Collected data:
▶

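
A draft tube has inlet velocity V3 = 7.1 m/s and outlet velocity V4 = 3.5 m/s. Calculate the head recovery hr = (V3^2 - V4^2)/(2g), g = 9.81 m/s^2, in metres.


hr = (7.1^2 - 3.5^2) / (2*9.81) = 1.9450 m


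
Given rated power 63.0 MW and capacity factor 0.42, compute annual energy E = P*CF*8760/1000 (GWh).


E = 63.0 * 0.42 * 8760 / 1000 = 231.7896 GWh


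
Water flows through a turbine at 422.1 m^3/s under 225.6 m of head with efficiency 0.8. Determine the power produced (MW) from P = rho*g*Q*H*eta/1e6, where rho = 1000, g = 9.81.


P = 1000 * 9.81 * 422.1 * 225.6 * 0.8 / 1e6 = 747.3318 MW


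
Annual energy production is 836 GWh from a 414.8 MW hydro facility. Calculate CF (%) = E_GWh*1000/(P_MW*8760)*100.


CF = 836 * 1000 / (414.8 * 8760) * 100 = 23.0072 %


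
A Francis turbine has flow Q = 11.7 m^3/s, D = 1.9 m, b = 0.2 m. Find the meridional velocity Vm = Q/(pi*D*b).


Vm = 11.7 / (pi * 1.9 * 0.2) = 9.8006 m/s


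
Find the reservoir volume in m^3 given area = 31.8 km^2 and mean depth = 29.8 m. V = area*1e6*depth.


V = 31.8 * 1e6 * 29.8 = 9.4764e+08 m^3


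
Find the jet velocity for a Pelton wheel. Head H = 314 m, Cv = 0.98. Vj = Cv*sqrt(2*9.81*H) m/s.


Vj = 0.98 * sqrt(2*9.81*314) = 76.9202 m/s


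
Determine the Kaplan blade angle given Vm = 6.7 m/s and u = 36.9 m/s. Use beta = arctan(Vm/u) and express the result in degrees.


beta = arctan(6.7 / 36.9) = 10.2912 degrees


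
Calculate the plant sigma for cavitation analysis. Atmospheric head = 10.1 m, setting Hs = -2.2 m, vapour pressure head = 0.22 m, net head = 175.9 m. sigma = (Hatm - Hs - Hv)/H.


sigma = (10.1 - (-2.2) - 0.22) / 175.9 = 0.0687


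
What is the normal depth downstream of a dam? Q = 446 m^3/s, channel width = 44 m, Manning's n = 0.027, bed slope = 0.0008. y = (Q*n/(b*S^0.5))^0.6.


y = (446 * 0.027 / (44 * 0.0008^0.5))^0.6 = 3.9032 m


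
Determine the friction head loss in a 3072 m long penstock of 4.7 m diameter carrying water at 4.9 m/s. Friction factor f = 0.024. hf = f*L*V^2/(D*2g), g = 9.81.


hf = 0.024 * 3072 * 4.9^2 / (4.7 * 2 * 9.81) = 19.1968 m


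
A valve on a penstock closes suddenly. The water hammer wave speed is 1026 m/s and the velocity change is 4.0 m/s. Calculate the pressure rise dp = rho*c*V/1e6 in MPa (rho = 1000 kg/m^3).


dp = 1000 * 1026 * 4.0 / 1e6 = 4.1040 MPa


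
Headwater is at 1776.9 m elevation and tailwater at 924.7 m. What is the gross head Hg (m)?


Hg = 1776.9 - 924.7 = 852.2000 m


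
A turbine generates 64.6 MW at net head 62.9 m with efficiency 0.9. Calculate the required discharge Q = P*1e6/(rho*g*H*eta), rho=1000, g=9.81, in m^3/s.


Q = 64.6 * 1e6 / (1000 * 9.81 * 62.9 * 0.9) = 116.3243 m^3/s


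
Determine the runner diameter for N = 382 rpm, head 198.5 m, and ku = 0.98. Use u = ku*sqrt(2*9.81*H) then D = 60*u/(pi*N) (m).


u = 0.98 * sqrt(2*9.81*198.5) = 61.1584 m/s
D = 60 * 61.1584 / (pi * 382) = 3.0577 m


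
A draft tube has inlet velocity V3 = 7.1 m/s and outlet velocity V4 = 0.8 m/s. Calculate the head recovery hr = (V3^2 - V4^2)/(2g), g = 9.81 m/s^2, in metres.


hr = (7.1^2 - 0.8^2) / (2*9.81) = 2.5367 m


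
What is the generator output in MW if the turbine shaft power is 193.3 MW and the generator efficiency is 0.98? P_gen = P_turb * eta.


P_gen = 193.3 * 0.98 = 189.4340 MW


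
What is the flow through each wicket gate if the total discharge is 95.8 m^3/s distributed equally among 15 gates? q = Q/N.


q = 95.8 / 15 = 6.3867 m^3/s


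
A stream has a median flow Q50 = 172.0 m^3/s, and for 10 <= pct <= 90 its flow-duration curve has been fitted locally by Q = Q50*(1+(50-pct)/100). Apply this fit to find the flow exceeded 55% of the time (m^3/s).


Q = 172.0 * (1 + (50 - 55)/100) = 163.4000 m^3/s


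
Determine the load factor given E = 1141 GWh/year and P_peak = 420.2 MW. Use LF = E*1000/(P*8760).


LF = 1141 * 1000 / (420.2 * 8760) = 0.3100


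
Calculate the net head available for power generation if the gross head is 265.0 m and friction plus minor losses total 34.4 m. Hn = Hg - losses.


Hn = 265.0 - 34.4 = 230.6000 m


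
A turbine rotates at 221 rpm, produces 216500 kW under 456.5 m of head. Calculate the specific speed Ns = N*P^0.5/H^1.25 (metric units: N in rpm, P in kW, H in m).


Ns = 221 * 216500^0.5 / 456.5^1.25 = 48.7327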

◀

◆ **What you have to do**: Give all the records above again, wording unchanged.

◆ **Response to the task**:
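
A draft tube has inlet velocity V3 = 7.1 m/s and outlet velocity V4 = 3.5 m/s. Calculate the head recovery hr = (V3^2 - V4^2)/(2g), g = 9.81 m/s^2, in metres.


hr = (7.1^2 - 3.5^2) / (2*9.81) = 1.9450 m


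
Given rated power 63.0 MW and capacity factor 0.42, compute annual energy E = P*CF*8760/1000 (GWh).


E = 63.0 * 0.42 * 8760 / 1000 = 231.7896 GWh


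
Water flows through a turbine at 422.1 m^3/s under 225.6 m of head with efficiency 0.8. Determine the power produced (MW) from P = rho*g*Q*H*eta/1e6, where rho = 1000, g = 9.81.


P = 1000 * 9.81 * 422.1 * 225.6 * 0.8 / 1e6 = 747.3318 MW


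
Annual energy production is 836 GWh from a 414.8 MW hydro facility. Calculate CF (%) = E_GWh*1000/(P_MW*8760)*100.


CF = 836 * 1000 / (414.8 * 8760) * 100 = 23.0072 %


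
A Francis turbine has flow Q = 11.7 m^3/s, D = 1.9 m, b = 0.2 m. Find the meridional velocity Vm = Q/(pi*D*b).


Vm = 11.7 / (pi * 1.9 * 0.2) = 9.8006 m/s


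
Find the reservoir volume in m^3 given area = 31.8 km^2 and mean depth = 29.8 m. V = area*1e6*depth.


V = 31.8 * 1e6 * 29.8 = 9.4764e+08 m^3


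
Find the jet velocity for a Pelton wheel. Head H = 314 m, Cv = 0.98. Vj = Cv*sqrt(2*9.81*H) m/s.


Vj = 0.98 * sqrt(2*9.81*314) = 76.9202 m/s


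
Determine the Kaplan blade angle given Vm = 6.7 m/s and u = 36.9 m/s. Use beta = arctan(Vm/u) and express the result in degrees.


beta = arctan(6.7 / 36.9) = 10.2912 degrees


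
Calculate the plant sigma for cavitation analysis. Atmospheric head = 10.1 m, setting Hs = -2.2 m, vapour pressure head = 0.22 m, net head = 175.9 m. sigma = (Hatm - Hs - Hv)/H.


sigma = (10.1 - (-2.2) - 0.22) / 175.9 = 0.0687


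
What is the normal depth downstream of a dam? Q = 446 m^3/s, channel width = 44 m, Manning's n = 0.027, bed slope = 0.0008. y = (Q*n/(b*S^0.5))^0.6.


y = (446 * 0.027 / (44 * 0.0008^0.5))^0.6 = 3.9032 m


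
Determine the friction head loss in a 3072 m long penstock of 4.7 m diameter carrying water at 4.9 m/s. Friction factor f = 0.024. hf = f*L*V^2/(D*2g), g = 9.81.


hf = 0.024 * 3072 * 4.9^2 / (4.7 * 2 * 9.81) = 19.1968 m


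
A valve on a penstock closes suddenly. The water hammer wave speed is 1026 m/s and the velocity change is 4.0 m/s. Calculate the pressure rise dp = rho*c*V/1e6 in MPa (rho = 1000 kg/m^3).


dp = 1000 * 1026 * 4.0 / 1e6 = 4.1040 MPa


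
Headwater is at 1776.9 m elevation and tailwater at 924.7 m. What is the gross head Hg (m)?


Hg = 1776.9 - 924.7 = 852.2000 m


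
A turbine generates 64.6 MW at net head 62.9 m with efficiency 0.9. Calculate the required discharge Q = P*1e6/(rho*g*H*eta), rho=1000, g=9.81, in m^3/s.


Q = 64.6 * 1e6 / (1000 * 9.81 * 62.9 * 0.9) = 116.3243 m^3/s


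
Determine the runner diameter for N = 382 rpm, head 198.5 m, and ku = 0.98. Use u = ku*sqrt(2*9.81*H) then D = 60*u/(pi*N) (m).


u = 0.98 * sqrt(2*9.81*198.5) = 61.1584 m/s
D = 60 * 61.1584 / (pi * 382) = 3.0577 m


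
A draft tube has inlet velocity V3 = 7.1 m/s and outlet velocity V4 = 0.8 m/s. Calculate the head recovery hr = (V3^2 - V4^2)/(2g), g = 9.81 m/s^2, in metres.


hr = (7.1^2 - 0.8^2) / (2*9.81) = 2.5367 m


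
What is the generator output in MW if the turbine shaft power is 193.3 MW and the generator efficiency is 0.98? P_gen = P_turb * eta.


P_gen = 193.3 * 0.98 = 189.4340 MW


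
What is the flow through each wicket gate if the total discharge is 95.8 m^3/s distributed equally among 15 gates? q = Q/N.


q = 95.8 / 15 = 6.3867 m^3/s


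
A stream has a median flow Q50 = 172.0 m^3/s, and for 10 <= pct <= 90 its flow-duration curve has been fitted locally by Q = Q50*(1+(50-pct)/100). Apply this fit to find the flow exceeded 55% of the time (m^3/s).


Q = 172.0 * (1 + (50 - 55)/100) = 163.4000 m^3/s


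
Determine the load factor given E = 1141 GWh/year and P_peak = 420.2 MW. Use LF = E*1000/(P*8760).


LF = 1141 * 1000 / (420.2 * 8760) = 0.3100


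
Calculate the net head available for power generation if the gross head is 265.0 m and friction plus minor losses total 34.4 m. Hn = Hg - losses.


Hn = 265.0 - 34.4 = 230.6000 m


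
A turbine rotates at 221 rpm, produces 216500 kW under 456.5 m of head. Calculate the specific speed Ns = N*P^0.5/H^1.25 (metric units: N in rpm, P in kW, H in m).


Ns = 221 * 216500^0.5 / 456.5^1.25 = 48.7327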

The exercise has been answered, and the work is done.